Stored items:

###

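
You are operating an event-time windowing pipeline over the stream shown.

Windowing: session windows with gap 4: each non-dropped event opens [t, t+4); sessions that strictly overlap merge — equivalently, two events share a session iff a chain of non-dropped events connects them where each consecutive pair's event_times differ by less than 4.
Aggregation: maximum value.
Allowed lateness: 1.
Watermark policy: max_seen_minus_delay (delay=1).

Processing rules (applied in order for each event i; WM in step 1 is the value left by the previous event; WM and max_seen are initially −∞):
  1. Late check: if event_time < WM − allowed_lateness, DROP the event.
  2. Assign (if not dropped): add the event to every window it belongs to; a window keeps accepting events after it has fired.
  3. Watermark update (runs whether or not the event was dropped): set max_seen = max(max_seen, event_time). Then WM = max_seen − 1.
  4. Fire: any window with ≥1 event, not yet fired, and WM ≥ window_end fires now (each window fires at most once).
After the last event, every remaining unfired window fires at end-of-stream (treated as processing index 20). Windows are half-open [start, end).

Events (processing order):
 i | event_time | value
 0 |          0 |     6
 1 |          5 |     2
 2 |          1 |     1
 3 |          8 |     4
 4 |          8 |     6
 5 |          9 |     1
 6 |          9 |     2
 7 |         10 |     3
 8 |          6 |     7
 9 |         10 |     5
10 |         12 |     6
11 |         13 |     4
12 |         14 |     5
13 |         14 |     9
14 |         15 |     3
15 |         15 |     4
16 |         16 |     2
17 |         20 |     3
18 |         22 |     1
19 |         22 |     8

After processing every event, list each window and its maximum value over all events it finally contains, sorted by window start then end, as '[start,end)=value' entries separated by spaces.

[0,4)=6 [5,20)=9 [20,26)=8

i=0 t=0 v=6: → [0,4); WM=-1
i=1 t=5 v=2: → [5,9); WM=4
i=2 t=1 v=1: DROP (t<4-1); WM=4
i=3 t=8 v=4: → [5,12); WM=7
i=4 t=8 v=6: → [5,12); WM=7
i=5 t=9 v=1: → [5,13); WM=8
i=6 t=9 v=2: → [5,13); WM=8
i=7 t=10 v=3: → [5,14); WM=9
i=8 t=6 v=7: DROP (t<9-1); WM=9
i=9 t=10 v=5: → [5,14); WM=9
i=10 t=12 v=6: → [5,16); WM=11
i=11 t=13 v=4: → [5,17); WM=12
i=12 t=14 v=5: → [5,18); WM=13
i=13 t=14 v=9: → [5,18); WM=13
i=14 t=15 v=3: → [5,19); WM=14
i=15 t=15 v=4: → [5,19); WM=14
i=16 t=16 v=2: → [5,20); WM=15
i=17 t=20 v=3: → [20,24); WM=19
i=18 t=22 v=1: → [20,26); WM=21
i=19 t=22 v=8: → [20,26); WM=21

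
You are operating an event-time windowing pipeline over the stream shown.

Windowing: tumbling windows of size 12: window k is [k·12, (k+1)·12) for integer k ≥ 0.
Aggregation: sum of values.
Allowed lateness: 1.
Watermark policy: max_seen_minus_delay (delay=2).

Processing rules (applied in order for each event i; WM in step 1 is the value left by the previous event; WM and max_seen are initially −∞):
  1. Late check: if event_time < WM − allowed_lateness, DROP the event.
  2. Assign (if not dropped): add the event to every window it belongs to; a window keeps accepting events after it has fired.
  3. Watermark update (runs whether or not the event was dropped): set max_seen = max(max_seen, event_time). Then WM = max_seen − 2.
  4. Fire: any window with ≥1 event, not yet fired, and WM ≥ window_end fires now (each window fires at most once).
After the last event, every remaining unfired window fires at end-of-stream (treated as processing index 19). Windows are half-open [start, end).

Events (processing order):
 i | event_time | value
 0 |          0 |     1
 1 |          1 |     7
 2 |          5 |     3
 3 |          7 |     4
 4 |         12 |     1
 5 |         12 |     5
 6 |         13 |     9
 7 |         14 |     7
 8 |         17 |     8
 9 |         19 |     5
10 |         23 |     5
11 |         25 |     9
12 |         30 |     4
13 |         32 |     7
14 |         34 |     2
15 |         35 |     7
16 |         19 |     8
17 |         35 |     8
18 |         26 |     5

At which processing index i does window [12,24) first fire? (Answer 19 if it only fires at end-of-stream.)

12

i=0 t=0 v=1: → [0,12); WM=-2
i=1 t=1 v=7: → [0,12); WM=-1
i=2 t=5 v=3: → [0,12); WM=3
i=3 t=7 v=4: → [0,12); WM=5
i=4 t=12 v=1: → [12,24); WM=10
i=5 t=12 v=5: → [12,24); WM=10
i=6 t=13 v=9: → [12,24); WM=11
i=7 t=14 v=7: → [12,24); WM=12; [0,12) fires=15
i=8 t=17 v=8: → [12,24); WM=15
i=9 t=19 v=5: → [12,24); WM=17
i=10 t=23 v=5: → [12,24); WM=21
i=11 t=25 v=9: → [24,36); WM=23
i=12 t=30 v=4: → [24,36); WM=28; [12,24) fires=40
i=13 t=32 v=7: → [24,36); WM=30
i=14 t=34 v=2: → [24,36); WM=32
i=15 t=35 v=7: → [24,36); WM=33
i=16 t=19 v=8: DROP (t<33-1); WM=33
i=17 t=35 v=8: → [24,36); WM=33
i=18 t=26 v=5: DROP (t<33-1); WM=33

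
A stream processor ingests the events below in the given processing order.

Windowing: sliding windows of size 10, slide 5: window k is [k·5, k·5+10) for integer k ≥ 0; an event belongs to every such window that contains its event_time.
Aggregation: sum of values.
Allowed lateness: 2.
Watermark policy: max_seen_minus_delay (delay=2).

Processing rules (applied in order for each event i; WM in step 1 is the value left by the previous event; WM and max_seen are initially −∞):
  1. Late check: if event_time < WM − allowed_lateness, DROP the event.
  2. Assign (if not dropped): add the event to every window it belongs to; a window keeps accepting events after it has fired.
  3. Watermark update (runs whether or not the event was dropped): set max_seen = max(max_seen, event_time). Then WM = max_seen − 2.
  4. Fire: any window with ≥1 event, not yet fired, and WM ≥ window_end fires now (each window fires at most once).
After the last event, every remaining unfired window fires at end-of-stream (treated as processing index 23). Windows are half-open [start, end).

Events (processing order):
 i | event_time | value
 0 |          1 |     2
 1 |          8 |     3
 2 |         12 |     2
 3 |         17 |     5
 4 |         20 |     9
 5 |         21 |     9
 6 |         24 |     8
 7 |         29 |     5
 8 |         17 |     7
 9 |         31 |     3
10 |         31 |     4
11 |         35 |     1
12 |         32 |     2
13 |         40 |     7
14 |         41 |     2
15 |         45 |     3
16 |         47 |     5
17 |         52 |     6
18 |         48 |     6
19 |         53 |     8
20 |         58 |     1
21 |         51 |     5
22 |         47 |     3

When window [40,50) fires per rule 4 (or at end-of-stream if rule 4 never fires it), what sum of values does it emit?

17

i=0 t=1 v=2: → [0,10); WM=-1
i=1 t=8 v=3: → [5,15),[0,10); WM=6
i=2 t=12 v=2: → [10,20),[5,15); WM=10; [0,10) fires=5
i=3 t=17 v=5: → [15,25),[10,20); WM=15; [5,15) fires=5
i=4 t=20 v=9: → [20,30),[15,25); WM=18
i=5 t=21 v=9: → [20,30),[15,25); WM=19
i=6 t=24 v=8: → [20,30),[15,25); WM=22; [10,20) fires=7
i=7 t=29 v=5: → [25,35),[20,30); WM=27; [15,25) fires=31
i=8 t=17 v=7: DROP (t<27-2); WM=27
i=9 t=31 v=3: → [30,40),[25,35); WM=29
i=10 t=31 v=4: → [30,40),[25,35); WM=29
i=11 t=35 v=1: → [35,45),[30,40); WM=33; [20,30) fires=31
i=12 t=32 v=2: → [30,40),[25,35); WM=33
i=13 t=40 v=7: → [40,50),[35,45); WM=38; [25,35) fires=14
i=14 t=41 v=2: → [40,50),[35,45); WM=39
i=15 t=45 v=3: → [45,55),[40,50); WM=43; [30,40) fires=10
i=16 t=47 v=5: → [45,55),[40,50); WM=45; [35,45) fires=10
i=17 t=52 v=6: → [50,60),[45,55); WM=50; [40,50) fires=17
i=18 t=48 v=6: → [45,55),[40,50); WM=50
i=19 t=53 v=8: → [50,60),[45,55); WM=51
i=20 t=58 v=1: → [55,65),[50,60); WM=56; [45,55) fires=28
i=21 t=51 v=5: DROP (t<56-2); WM=56
i=22 t=47 v=3: DROP (t<56-2); WM=56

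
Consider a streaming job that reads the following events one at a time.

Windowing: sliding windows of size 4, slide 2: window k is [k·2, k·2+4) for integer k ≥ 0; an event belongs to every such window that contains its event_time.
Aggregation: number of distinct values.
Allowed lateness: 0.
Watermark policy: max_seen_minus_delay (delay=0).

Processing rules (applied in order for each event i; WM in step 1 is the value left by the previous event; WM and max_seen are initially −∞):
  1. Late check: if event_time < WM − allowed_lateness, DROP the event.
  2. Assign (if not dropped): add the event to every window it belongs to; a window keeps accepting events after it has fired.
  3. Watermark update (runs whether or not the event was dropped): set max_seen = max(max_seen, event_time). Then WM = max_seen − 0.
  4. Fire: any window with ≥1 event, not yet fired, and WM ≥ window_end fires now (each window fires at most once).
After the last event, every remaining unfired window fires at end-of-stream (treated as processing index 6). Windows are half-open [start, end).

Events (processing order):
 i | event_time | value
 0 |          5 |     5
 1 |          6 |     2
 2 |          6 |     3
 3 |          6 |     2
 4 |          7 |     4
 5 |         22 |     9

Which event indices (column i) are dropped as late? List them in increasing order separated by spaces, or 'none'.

i=0 t=5 v=5: → [4,8),[2,6); WM=5
i=1 t=6 v=2: → [6,10),[4,8); WM=6; [2,6) fires=1
i=2 t=6 v=3: → [6,10),[4,8); WM=6
i=3 t=6 v=2: → [6,10),[4,8); WM=6
i=4 t=7 v=4: → [6,10),[4,8); WM=7
i=5 t=22 v=9: → [22,26),[20,24); WM=22; [4,8) fires=4 [6,10) fires=3

none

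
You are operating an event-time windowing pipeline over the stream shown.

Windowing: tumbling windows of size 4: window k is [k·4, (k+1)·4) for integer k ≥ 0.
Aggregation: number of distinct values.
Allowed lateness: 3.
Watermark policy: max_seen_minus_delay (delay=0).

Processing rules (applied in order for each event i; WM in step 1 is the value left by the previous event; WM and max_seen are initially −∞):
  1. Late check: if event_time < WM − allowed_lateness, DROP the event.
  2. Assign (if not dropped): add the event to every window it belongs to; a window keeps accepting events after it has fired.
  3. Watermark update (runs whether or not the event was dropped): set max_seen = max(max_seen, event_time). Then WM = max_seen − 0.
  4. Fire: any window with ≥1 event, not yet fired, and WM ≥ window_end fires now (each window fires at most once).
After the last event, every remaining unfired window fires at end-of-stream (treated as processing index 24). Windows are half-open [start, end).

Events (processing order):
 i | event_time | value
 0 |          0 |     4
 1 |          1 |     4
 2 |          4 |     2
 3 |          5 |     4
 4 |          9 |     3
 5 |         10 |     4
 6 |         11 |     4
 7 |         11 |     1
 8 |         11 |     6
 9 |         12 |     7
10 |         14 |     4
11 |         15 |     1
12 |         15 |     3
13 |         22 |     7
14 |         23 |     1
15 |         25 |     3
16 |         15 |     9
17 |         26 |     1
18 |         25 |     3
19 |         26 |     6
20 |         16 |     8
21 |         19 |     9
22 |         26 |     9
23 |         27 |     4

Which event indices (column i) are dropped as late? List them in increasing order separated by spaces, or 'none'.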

###

* Prompt
Look through the data above and report every line in which "tumbling" appears.

* Answer to the exercise
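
Windowing: tumbling windows of size 12: window k is [k·12, (k+1)·12) for integer k ≥ 0.
Windowing: tumbling windows of size 4: window k is [k·4, (k+1)·4) for integer k ≥ 0.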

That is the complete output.